== WORK INSTRUCTION ==
Each record is to be printed again precisely as it reads.

Dataset entries
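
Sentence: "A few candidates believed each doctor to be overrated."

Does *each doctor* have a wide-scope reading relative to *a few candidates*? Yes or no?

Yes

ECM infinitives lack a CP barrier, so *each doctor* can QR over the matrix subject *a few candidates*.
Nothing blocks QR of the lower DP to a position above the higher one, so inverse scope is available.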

== ANSWER BOX ==
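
Sentence: "A few candidates believed each doctor to be overrated."

Does *each doctor* have a wide-scope reading relative to *a few candidates*? Yes or no?

Yes

ECM infinitives lack a CP barrier, so *each doctor* can QR over the matrix subject *a few candidates*.
Nothing blocks QR of the lower DP to a position above the higher one, so inverse scope is available.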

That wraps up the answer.